------ Source data ------

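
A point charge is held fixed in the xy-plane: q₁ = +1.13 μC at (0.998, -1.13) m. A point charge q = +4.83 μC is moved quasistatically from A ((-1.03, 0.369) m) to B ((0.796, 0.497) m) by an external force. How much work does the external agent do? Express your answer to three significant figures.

0.0105 J

For quasistatic motion the external work equals the change in potential energy: W_ext = qΔV = q(V_B − V_A).
At A: distance to the source charge is 2.52 m; V_A = kq₁/r = 4030 V.
At B: distance to the source charge is 1.64 m; V_B = kq₁/r = 6200 V.
ΔV = V_B − V_A = 2170 V.
W_ext = qΔV = (4.83×10⁻⁶ C)(2170 V) = 0.0105 J.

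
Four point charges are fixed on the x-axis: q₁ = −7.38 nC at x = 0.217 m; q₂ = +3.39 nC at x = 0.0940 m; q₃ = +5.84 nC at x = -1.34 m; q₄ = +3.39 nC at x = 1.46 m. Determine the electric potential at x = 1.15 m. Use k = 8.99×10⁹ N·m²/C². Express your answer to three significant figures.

77.1 V

The total potential is the scalar sum of each charge's contribution, V = Σ kqᵢ/rᵢ.
Distances from the field point to each charge: r₁ = 0.933 m, r₂ = 1.06 m, r₃ = 2.49 m, r₄ = 0.310 m.
V = k[(-7.38×10⁻⁹)/(0.933) + (3.39×10⁻⁹)/(1.06) + (5.84×10⁻⁹)/(2.49) + (3.39×10⁻⁹)/(0.310)] = 77.1 V.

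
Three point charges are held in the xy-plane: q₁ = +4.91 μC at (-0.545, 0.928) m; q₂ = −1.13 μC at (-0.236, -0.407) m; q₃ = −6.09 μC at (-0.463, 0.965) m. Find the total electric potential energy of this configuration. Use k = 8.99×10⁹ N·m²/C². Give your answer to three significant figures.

-2.98 J

The work to assemble the configuration equals its total potential energy, U = Σ kqᵢqⱼ/rᵢⱼ over all pairs.
Pair separations: r₁₂ = 1.37 m, r₁₃ = 0.0900 m, r₂₃ = 1.39 m.
U = (-0.0364) + (-2.99) + (0.0445) = -2.98 J.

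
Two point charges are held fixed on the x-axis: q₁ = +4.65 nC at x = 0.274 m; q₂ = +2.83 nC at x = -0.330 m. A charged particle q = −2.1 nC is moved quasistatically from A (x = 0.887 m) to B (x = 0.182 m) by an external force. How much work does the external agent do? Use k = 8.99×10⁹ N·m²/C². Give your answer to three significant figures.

-8.71×10⁻⁷ J

For quasistatic motion the external work equals the change in potential energy: W_ext = qΔV = q(V_B − V_A).
At A: distances to the source charges are 0.613 m, 1.22 m; V_A = Σ kqᵢ/rᵢ = 89.1 V.
At B: distances to the source charges are 0.0920 m, 0.512 m; V_B = Σ kqᵢ/rᵢ = 504 V.
ΔV = V_B − V_A = 415 V.
W_ext = qΔV = (-2.10×10⁻⁹ C)(415 V) = -8.71×10⁻⁷ J.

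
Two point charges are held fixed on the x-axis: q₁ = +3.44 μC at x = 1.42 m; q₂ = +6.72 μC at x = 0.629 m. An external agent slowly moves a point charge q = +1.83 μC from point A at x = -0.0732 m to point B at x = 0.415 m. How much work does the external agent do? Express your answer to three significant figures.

0.378 J

For quasistatic motion the external work equals the change in potential energy: W_ext = qΔV = q(V_B − V_A).
At A: distances to the source charges are 1.49 m, 0.702 m; V_A = Σ kqᵢ/rᵢ = 1.07×10⁵ V.
At B: distances to the source charges are 1.00 m, 0.214 m; V_B = Σ kqᵢ/rᵢ = 3.13×10⁵ V.
ΔV = V_B − V_A = 2.06×10⁵ V.
W_ext = qΔV = (1.83×10⁻⁶ C)(2.06×10⁵ V) = 0.378 J.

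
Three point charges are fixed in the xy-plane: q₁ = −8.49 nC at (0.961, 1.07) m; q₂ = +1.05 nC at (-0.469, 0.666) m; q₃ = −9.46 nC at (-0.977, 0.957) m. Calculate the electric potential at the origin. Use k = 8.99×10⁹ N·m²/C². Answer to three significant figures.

-104 V

The total potential is the scalar sum of each charge's contribution, V = Σ kqᵢ/rᵢ.
Distances from the field point to each charge: r₁ = 1.44 m, r₂ = 0.815 m, r₃ = 1.37 m.
V = k[(-8.49×10⁻⁹)/(1.44) + (1.05×10⁻⁹)/(0.815) + (-9.46×10⁻⁹)/(1.37)] = -104 V.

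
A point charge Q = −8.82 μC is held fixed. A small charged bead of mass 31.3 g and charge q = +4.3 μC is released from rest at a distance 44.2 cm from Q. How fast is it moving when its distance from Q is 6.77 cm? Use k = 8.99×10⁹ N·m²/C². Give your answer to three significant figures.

16.5 m/s

Only the electrostatic force acts, so mechanical energy is conserved: ½mv² = U₁ − U₂ = kQq(1/r₁ − 1/r₂).
U₁ − U₂ = (8.99×10⁹ N·m²/C²)(-8.82×10⁻⁶ C)(4.30×10⁻⁶ C)(1/0.442 − 1/0.0677) = 4.26 J.
v = √(2·4.26/0.0313) = 16.5 m/s.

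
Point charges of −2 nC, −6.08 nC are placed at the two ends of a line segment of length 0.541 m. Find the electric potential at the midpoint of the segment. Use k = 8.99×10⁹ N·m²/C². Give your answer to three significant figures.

-269 V

Electric potential is a scalar, so the contributions from each charge add algebraically: V = Σ kqᵢ/rᵢ.
Each charge is 0.271 m from the midpoint.
V = k[(-2.00×10⁻⁹)/(0.271) + (-6.08×10⁻⁹)/(0.271)] = -269 V.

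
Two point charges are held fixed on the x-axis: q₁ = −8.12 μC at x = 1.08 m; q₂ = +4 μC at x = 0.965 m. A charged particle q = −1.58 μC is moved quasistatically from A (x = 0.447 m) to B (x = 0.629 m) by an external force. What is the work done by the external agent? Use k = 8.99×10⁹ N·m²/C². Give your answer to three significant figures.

0.0141 J

For quasistatic motion the external work equals the change in potential energy: W_ext = qΔV = q(V_B − V_A).
At A: distances to the source charges are 0.633 m, 0.518 m; V_A = Σ kqᵢ/rᵢ = -4.59×10⁴ V.
At B: distances to the source charges are 0.451 m, 0.336 m; V_B = Σ kqᵢ/rᵢ = -5.48×10⁴ V.
ΔV = V_B − V_A = -8930 V.
W_ext = qΔV = (-1.58×10⁻⁶ C)(-8930 V) = 0.0141 J.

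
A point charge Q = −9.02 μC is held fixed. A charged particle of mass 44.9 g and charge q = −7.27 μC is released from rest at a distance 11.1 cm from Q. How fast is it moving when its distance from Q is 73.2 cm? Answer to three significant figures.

Only the electrostatic force acts, so mechanical energy is conserved: ½mv² = U₁ − U₂ = kQq(1/r₁ − 1/r₂).
U₁ − U₂ = (8.99×10⁹ N·m²/C²)(-9.02×10⁻⁶ C)(-7.27×10⁻⁶ C)(1/0.111 − 1/0.732) = 4.51 J.
v = √(2·4.51/0.0449) = 14.2 m/s.

14.2 m/s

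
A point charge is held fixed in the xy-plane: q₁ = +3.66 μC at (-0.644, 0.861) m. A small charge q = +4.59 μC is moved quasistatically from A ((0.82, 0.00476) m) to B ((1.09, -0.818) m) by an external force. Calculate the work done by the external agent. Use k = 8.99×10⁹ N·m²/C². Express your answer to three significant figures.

For quasistatic motion the external work equals the change in potential energy: W_ext = qΔV = q(V_B − V_A).
At A: distance to the source charge is 1.70 m; V_A = kq₁/r = 1.94×10⁴ V.
At B: distance to the source charge is 2.41 m; V_B = kq₁/r = 1.36×10⁴ V.
ΔV = V_B − V_A = -5770 V.
W_ext = qΔV = (4.59×10⁻⁶ C)(-5770 V) = -0.0265 J.

-0.0265 J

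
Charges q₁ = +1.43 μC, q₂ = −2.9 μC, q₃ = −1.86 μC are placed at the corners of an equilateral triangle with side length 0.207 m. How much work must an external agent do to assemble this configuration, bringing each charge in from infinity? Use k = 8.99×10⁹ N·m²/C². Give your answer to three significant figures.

The work to assemble the configuration equals its total potential energy, U = Σ kqᵢqⱼ/rᵢⱼ over all pairs.
All three pair separations equal the side length, 0.207 m.
U = (-0.180) + (-0.116) + (0.234) = -0.0614 J.

-0.0614 J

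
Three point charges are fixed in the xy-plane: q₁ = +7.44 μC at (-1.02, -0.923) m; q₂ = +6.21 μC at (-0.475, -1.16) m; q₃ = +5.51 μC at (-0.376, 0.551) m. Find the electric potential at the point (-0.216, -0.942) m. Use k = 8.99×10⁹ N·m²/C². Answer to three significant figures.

2.81×10⁵ V

Electric potential is a scalar, so the contributions from each charge add algebraically: V = Σ kqᵢ/rᵢ.
Distances from the field point to each charge: r₁ = 0.804 m, r₂ = 0.339 m, r₃ = 1.50 m.
V = k[(7.44×10⁻⁶)/(0.804) + (6.21×10⁻⁶)/(0.339) + (5.51×10⁻⁶)/(1.50)] = 2.81×10⁵ V.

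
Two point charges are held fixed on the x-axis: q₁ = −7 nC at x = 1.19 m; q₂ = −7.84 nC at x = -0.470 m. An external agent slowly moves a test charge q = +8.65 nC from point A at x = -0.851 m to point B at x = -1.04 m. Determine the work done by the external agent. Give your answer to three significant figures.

5.53×10⁻⁷ J

For quasistatic motion the external work equals the change in potential energy: W_ext = qΔV = q(V_B − V_A).
At A: distances to the source charges are 2.04 m, 0.381 m; V_A = Σ kqᵢ/rᵢ = -216 V.
At B: distances to the source charges are 2.23 m, 0.570 m; V_B = Σ kqᵢ/rᵢ = -152 V.
ΔV = V_B − V_A = 64.0 V.
W_ext = qΔV = (8.65×10⁻⁹ C)(64.0 V) = 5.53×10⁻⁷ J.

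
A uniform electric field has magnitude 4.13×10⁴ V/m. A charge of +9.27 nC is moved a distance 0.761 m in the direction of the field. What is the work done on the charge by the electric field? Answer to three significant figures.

2.91×10⁻⁴ J

The potential change for a displacement 0.761 m in the direction of the field is ΔV = −Ed = -3.14×10⁴ V.
W_field = −qΔV = 2.91×10⁻⁴ J.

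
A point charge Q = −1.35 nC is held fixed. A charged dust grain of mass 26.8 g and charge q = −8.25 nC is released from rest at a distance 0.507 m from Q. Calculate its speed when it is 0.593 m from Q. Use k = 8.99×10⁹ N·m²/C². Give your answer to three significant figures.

1.46×10⁻³ m/s

Only the electrostatic force acts, so mechanical energy is conserved: ½mv² = U₁ − U₂ = kQq(1/r₁ − 1/r₂).
U₁ − U₂ = (8.99×10⁹ N·m²/C²)(-1.35×10⁻⁹ C)(-8.25×10⁻⁹ C)(1/0.507 − 1/0.593) = 2.86×10⁻⁸ J.
v = √(2·2.86×10⁻⁸/0.0268) = 1.46×10⁻³ m/s.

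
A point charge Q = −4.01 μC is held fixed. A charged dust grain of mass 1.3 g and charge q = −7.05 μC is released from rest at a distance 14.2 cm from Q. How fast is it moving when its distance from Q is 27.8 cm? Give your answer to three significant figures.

Only the electrostatic force acts, so mechanical energy is conserved: ½mv² = U₁ − U₂ = kQq(1/r₁ − 1/r₂).
U₁ − U₂ = (8.99×10⁹ N·m²/C²)(-4.01×10⁻⁶ C)(-7.05×10⁻⁶ C)(1/0.142 − 1/0.278) = 0.876 J.
v = √(2·0.876/1.30×10⁻³) = 36.7 m/s.

36.7 m/s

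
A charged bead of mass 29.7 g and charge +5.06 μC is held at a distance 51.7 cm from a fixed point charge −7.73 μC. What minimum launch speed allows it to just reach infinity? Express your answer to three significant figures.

To just escape, total mechanical energy must reach zero at infinity: ½mv²_min + U = 0, so ½mv²_min = −U = |kQq|/r.
|U| = |kQq|/r = (8.99×10⁹ N·m²/C²)(7.73×10⁻⁶)(5.06×10⁻⁶)/(0.517) = 0.680 J.
v_min = √(2|U|/m) = √(2·0.680/0.0297) = 6.77 m/s.

6.77 m/s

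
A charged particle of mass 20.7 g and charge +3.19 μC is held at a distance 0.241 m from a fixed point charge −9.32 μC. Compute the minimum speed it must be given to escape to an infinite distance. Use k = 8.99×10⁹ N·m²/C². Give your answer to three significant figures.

To just escape, total mechanical energy must reach zero at infinity: ½mv²_min + U = 0, so ½mv²_min = −U = |kQq|/r.
|U| = |kQq|/r = (8.99×10⁹ N·m²/C²)(9.32×10⁻⁶)(3.19×10⁻⁶)/(0.241) = 1.11 J.
v_min = √(2|U|/m) = √(2·1.11/0.0207) = 10.4 m/s.

10.4 m/s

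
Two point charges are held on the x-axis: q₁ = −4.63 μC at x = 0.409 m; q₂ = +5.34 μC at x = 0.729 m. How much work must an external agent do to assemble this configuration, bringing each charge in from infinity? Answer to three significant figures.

-0.695 J

The work to assemble the configuration equals its total potential energy, U = Σ kqᵢqⱼ/rᵢⱼ over all pairs.
Pair separations: r₁₂ = 0.320 m.
U = (-0.695) = -0.695 J.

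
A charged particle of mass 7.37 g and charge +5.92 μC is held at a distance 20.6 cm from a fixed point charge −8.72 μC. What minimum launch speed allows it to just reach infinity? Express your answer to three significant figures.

24.7 m/s

To just escape, total mechanical energy must reach zero at infinity: ½mv²_min + U = 0, so ½mv²_min = −U = |kQq|/r.
|U| = |kQq|/r = (8.99×10⁹ N·m²/C²)(8.72×10⁻⁶)(5.92×10⁻⁶)/(0.206) = 2.25 J.
v_min = √(2|U|/m) = √(2·2.25/7.37×10⁻³) = 24.7 m/s.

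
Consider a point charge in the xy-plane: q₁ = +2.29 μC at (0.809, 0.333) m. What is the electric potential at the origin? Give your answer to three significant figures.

2.35×10⁴ V

The total potential is the scalar sum of each charge's contribution, V = Σ kqᵢ/rᵢ.
Distances from the field point to each charge: r₁ = 0.875 m.
V = k[(2.29×10⁻⁶)/(0.875)] = 2.35×10⁴ V.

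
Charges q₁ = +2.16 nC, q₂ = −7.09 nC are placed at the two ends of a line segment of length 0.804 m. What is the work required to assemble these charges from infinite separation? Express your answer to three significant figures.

-1.71×10⁻⁷ J

The work to assemble the configuration equals its total potential energy, U = Σ kqᵢqⱼ/rᵢⱼ over all pairs.
The separation is r = 0.804 m.
U = (-1.71×10⁻⁷) = -1.71×10⁻⁷ J.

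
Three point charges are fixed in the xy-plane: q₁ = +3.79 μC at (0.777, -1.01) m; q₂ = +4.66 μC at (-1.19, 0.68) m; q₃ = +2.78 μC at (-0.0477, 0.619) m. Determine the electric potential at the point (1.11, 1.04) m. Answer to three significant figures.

Electric potential is a scalar, so the contributions from each charge add algebraically: V = Σ kqᵢ/rᵢ.
Distances from the field point to each charge: r₁ = 2.08 m, r₂ = 2.33 m, r₃ = 1.23 m.
V = k[(3.79×10⁻⁶)/(2.08) + (4.66×10⁻⁶)/(2.33) + (2.78×10⁻⁶)/(1.23)] = 5.47×10⁴ V.

5.47×10⁴ V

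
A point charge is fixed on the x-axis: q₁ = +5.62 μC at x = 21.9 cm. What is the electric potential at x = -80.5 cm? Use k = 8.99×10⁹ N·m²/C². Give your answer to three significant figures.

4.93×10⁴ V

The total potential is the scalar sum of each charge's contribution, V = Σ kqᵢ/rᵢ.
V = k[(5.62×10⁻⁶)/(1.02)] = 4.93×10⁴ V.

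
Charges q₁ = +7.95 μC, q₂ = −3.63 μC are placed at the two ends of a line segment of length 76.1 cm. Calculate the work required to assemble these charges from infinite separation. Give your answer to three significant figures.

-0.341 J

The work to assemble the configuration equals its total potential energy, U = Σ kqᵢqⱼ/rᵢⱼ over all pairs.
The separation is r = 0.761 m.
U = (-0.341) = -0.341 J.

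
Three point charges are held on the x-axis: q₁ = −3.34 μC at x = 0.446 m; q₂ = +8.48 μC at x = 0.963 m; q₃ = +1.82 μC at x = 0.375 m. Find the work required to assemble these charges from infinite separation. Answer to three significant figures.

-1.03 J

The assembly work is the sum of pairwise potential energies, U = Σ_{i<j} kqᵢqⱼ/rᵢⱼ.
Pair separations: r₁₂ = 0.517 m, r₁₃ = 0.0710 m, r₂₃ = 0.588 m.
U = (-0.493) + (-0.770) + (0.236) = -1.03 J.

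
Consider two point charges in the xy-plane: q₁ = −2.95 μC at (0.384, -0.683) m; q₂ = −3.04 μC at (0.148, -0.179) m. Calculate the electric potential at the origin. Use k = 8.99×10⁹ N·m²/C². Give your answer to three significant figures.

-1.52×10⁵ V

The total potential is the scalar sum of each charge's contribution, V = Σ kqᵢ/rᵢ.
Distances from the field point to each charge: r₁ = 0.784 m, r₂ = 0.232 m.
V = k[(-2.95×10⁻⁶)/(0.784) + (-3.04×10⁻⁶)/(0.232)] = -1.52×10⁵ V.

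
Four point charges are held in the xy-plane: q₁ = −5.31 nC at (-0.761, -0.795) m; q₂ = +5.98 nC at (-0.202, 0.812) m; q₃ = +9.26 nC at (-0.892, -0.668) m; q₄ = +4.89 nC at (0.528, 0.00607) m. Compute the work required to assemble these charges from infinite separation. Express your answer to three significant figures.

The work to assemble the configuration equals its total potential energy, U = Σ kqᵢqⱼ/rᵢⱼ over all pairs.
Pair separations: r₁₂ = 1.70 m, r₁₃ = 0.182 m, r₁₄ = 1.52 m, r₂₃ = 1.63 m, r₂₄ = 1.09 m, r₃₄ = 1.57 m.
Summing all 6 pair terms gives U = -1.94×10⁻⁶ J.

-1.94×10⁻⁶ J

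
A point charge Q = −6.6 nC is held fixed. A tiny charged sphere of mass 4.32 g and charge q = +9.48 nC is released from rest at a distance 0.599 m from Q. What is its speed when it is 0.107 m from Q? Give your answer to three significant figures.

Only the electrostatic force acts, so mechanical energy is conserved: ½mv² = U₁ − U₂ = kQq(1/r₁ − 1/r₂).
U₁ − U₂ = (8.99×10⁹ N·m²/C²)(-6.60×10⁻⁹ C)(9.48×10⁻⁹ C)(1/0.599 − 1/0.107) = 4.32×10⁻⁶ J.
v = √(2·4.32×10⁻⁶/4.32×10⁻³) = 0.0447 m/s.

0.0447 m/s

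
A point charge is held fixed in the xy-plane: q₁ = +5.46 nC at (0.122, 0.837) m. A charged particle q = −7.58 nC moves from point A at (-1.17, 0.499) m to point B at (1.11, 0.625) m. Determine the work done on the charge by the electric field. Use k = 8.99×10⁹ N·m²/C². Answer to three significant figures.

8.96×10⁻⁸ J

The work done by the electric force is W_field = −ΔU = −q(V_B − V_A) = q(V_A − V_B).
At A: distance to the source charge is 1.34 m; V_A = kq₁/r = 36.8 V.
At B: distance to the source charge is 1.01 m; V_B = kq₁/r = 48.6 V.
ΔV = V_B − V_A = 11.8 V.
W_field = −qΔV = −(-7.58×10⁻⁹ C)(11.8 V) = 8.96×10⁻⁸ J.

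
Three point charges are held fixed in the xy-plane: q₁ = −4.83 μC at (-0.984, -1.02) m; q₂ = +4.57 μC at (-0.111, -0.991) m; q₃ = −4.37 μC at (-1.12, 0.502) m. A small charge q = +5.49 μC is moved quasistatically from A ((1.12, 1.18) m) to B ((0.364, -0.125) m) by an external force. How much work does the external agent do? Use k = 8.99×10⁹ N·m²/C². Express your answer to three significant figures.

For quasistatic motion the external work equals the change in potential energy: W_ext = qΔV = q(V_B − V_A).
At A: distances to the source charges are 3.04 m, 2.50 m, 2.34 m; V_A = Σ kqᵢ/rᵢ = -1.46×10⁴ V.
At B: distances to the source charges are 1.62 m, 0.988 m, 1.61 m; V_B = Σ kqᵢ/rᵢ = -9630 V.
ΔV = V_B − V_A = 4960 V.
W_ext = qΔV = (5.49×10⁻⁶ C)(4960 V) = 0.0272 J.

0.0272 J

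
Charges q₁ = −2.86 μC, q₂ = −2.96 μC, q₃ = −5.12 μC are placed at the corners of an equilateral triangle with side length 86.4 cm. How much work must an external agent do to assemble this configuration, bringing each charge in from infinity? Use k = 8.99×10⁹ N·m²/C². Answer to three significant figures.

The assembly work is the sum of pairwise potential energies, U = Σ_{i<j} kqᵢqⱼ/rᵢⱼ.
All three pair separations equal the side length, 0.864 m.
U = (0.0881) + (0.152) + (0.158) = 0.398 J.

0.398 J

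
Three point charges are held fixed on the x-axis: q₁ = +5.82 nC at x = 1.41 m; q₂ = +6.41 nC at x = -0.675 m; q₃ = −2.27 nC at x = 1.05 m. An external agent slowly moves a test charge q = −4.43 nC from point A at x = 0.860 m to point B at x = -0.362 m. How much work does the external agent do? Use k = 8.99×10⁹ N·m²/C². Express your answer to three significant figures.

For quasistatic motion the external work equals the change in potential energy: W_ext = qΔV = q(V_B − V_A).
At A: distances to the source charges are 0.550 m, 1.54 m, 0.190 m; V_A = Σ kqᵢ/rᵢ = 25.3 V.
At B: distances to the source charges are 1.77 m, 0.313 m, 1.41 m; V_B = Σ kqᵢ/rᵢ = 199 V.
ΔV = V_B − V_A = 174 V.
W_ext = qΔV = (-4.43×10⁻⁹ C)(174 V) = -7.70×10⁻⁷ J.

-7.70×10⁻⁷ J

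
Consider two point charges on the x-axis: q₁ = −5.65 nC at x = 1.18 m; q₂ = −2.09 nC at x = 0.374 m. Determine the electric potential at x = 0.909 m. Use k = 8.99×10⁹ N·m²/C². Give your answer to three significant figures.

Electric potential is a scalar, so the contributions from each charge add algebraically: V = Σ kqᵢ/rᵢ.
Distances from the field point to each charge: r₁ = 0.271 m, r₂ = 0.535 m.
V = k[(-5.65×10⁻⁹)/(0.271) + (-2.09×10⁻⁹)/(0.535)] = -223 V.

-223 V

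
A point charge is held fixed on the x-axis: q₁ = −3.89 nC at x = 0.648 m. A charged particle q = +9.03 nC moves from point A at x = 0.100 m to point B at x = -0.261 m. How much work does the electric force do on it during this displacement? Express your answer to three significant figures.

The work done by the electric force is W_field = −ΔU = −q(V_B − V_A) = q(V_A − V_B).
At A: distance to the source charge is 0.548 m; V_A = kq₁/r = -63.8 V.
At B: distance to the source charge is 0.909 m; V_B = kq₁/r = -38.5 V.
ΔV = V_B − V_A = 25.3 V.
W_field = −qΔV = −(9.03×10⁻⁹ C)(25.3 V) = -2.29×10⁻⁷ J.

-2.29×10⁻⁷ J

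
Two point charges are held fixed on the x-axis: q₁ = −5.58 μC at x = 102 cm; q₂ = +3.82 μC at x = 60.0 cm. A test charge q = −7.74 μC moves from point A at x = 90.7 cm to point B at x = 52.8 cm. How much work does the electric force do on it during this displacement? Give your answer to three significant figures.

The work done by the electric force is W_field = −ΔU = −q(V_B − V_A) = q(V_A − V_B).
At A: distances to the source charges are 0.113 m, 0.307 m; V_A = Σ kqᵢ/rᵢ = -3.32×10⁵ V.
At B: distances to the source charges are 0.492 m, 0.0720 m; V_B = Σ kqᵢ/rᵢ = 3.75×10⁵ V.
ΔV = V_B − V_A = 7.07×10⁵ V.
W_field = −qΔV = −(-7.74×10⁻⁶ C)(7.07×10⁵ V) = 5.47 J.

5.47 J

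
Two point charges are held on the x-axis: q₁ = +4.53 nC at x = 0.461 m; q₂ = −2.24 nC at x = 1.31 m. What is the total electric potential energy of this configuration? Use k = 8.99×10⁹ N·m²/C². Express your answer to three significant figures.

-1.07×10⁻⁷ J

The work to assemble the configuration equals its total potential energy, U = Σ kqᵢqⱼ/rᵢⱼ over all pairs.
Pair separations: r₁₂ = 0.849 m.
U = (-1.07×10⁻⁷) = -1.07×10⁻⁷ J.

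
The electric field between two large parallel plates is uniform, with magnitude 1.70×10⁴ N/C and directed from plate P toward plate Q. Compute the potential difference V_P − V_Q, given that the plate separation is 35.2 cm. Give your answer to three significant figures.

5980 V

In a uniform field, potential decreases in the direction of E: ΔV = −E·d for a displacement d parallel to E.
Going from Q to P is a displacement of 35.2 cm opposite to the field, so V_P − V_Q = +Ed = 5980 V.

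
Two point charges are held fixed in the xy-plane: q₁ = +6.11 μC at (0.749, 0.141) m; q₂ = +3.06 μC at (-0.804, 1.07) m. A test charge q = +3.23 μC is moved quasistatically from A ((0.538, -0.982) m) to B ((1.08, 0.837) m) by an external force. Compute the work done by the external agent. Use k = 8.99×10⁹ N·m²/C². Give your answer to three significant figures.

For quasistatic motion the external work equals the change in potential energy: W_ext = qΔV = q(V_B − V_A).
At A: distances to the source charges are 1.14 m, 2.45 m; V_A = Σ kqᵢ/rᵢ = 5.93×10⁴ V.
At B: distances to the source charges are 0.771 m, 1.90 m; V_B = Σ kqᵢ/rᵢ = 8.58×10⁴ V.
ΔV = V_B − V_A = 2.65×10⁴ V.
W_ext = qΔV = (3.23×10⁻⁶ C)(2.65×10⁴ V) = 0.0855 J.

0.0855 J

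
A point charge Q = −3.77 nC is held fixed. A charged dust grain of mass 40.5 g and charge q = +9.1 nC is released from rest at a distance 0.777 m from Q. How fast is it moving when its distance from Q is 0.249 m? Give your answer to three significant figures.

Only the electrostatic force acts, so mechanical energy is conserved: ½mv² = U₁ − U₂ = kQq(1/r₁ − 1/r₂).
U₁ − U₂ = (8.99×10⁹ N·m²/C²)(-3.77×10⁻⁹ C)(9.10×10⁻⁹ C)(1/0.777 − 1/0.249) = 8.42×10⁻⁷ J.
v = √(2·8.42×10⁻⁷/0.0405) = 6.45×10⁻³ m/s.

6.45×10⁻³ m/s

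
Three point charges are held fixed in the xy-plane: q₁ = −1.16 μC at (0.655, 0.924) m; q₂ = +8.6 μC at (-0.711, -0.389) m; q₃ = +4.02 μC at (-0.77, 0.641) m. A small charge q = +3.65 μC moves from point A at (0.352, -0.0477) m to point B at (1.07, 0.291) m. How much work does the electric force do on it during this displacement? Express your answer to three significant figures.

0.147 J

The work done by the electric force is W_field = −ΔU = −q(V_B − V_A) = q(V_A − V_B).
At A: distances to the source charges are 1.02 m, 1.12 m, 1.32 m; V_A = Σ kqᵢ/rᵢ = 8.65×10⁴ V.
At B: distances to the source charges are 0.757 m, 1.91 m, 1.87 m; V_B = Σ kqᵢ/rᵢ = 4.61×10⁴ V.
ΔV = V_B − V_A = -4.04×10⁴ V.
W_field = −qΔV = −(3.65×10⁻⁶ C)(-4.04×10⁴ V) = 0.147 J.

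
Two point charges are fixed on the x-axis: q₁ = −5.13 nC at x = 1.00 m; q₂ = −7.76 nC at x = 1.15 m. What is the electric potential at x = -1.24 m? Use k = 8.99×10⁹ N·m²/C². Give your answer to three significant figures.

The total potential is the scalar sum of each charge's contribution, V = Σ kqᵢ/rᵢ.
Distances from the field point to each charge: r₁ = 2.24 m, r₂ = 2.39 m.
V = k[(-5.13×10⁻⁹)/(2.24) + (-7.76×10⁻⁹)/(2.39)] = -49.8 V.

-49.8 V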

------

Your task is to restate, word for word, each line from the one that includes "Two point charges are fixed" to the end of the records, with both ends included and nothing else.

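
Two point charges are fixed on the x-axis: q₁ = −5.13 nC at x = 1.00 m; q₂ = −7.76 nC at x = 1.15 m. What is the electric potential at x = -1.24 m? Use k = 8.99×10⁹ N·m²/C². Give your answer to three significant figures.

The total potential is the scalar sum of each charge's contribution, V = Σ kqᵢ/rᵢ.
Distances from the field point to each charge: r₁ = 2.24 m, r₂ = 2.39 m.
V = k[(-5.13×10⁻⁹)/(2.24) + (-7.76×10⁻⁹)/(2.39)] = -49.8 V.

-49.8 V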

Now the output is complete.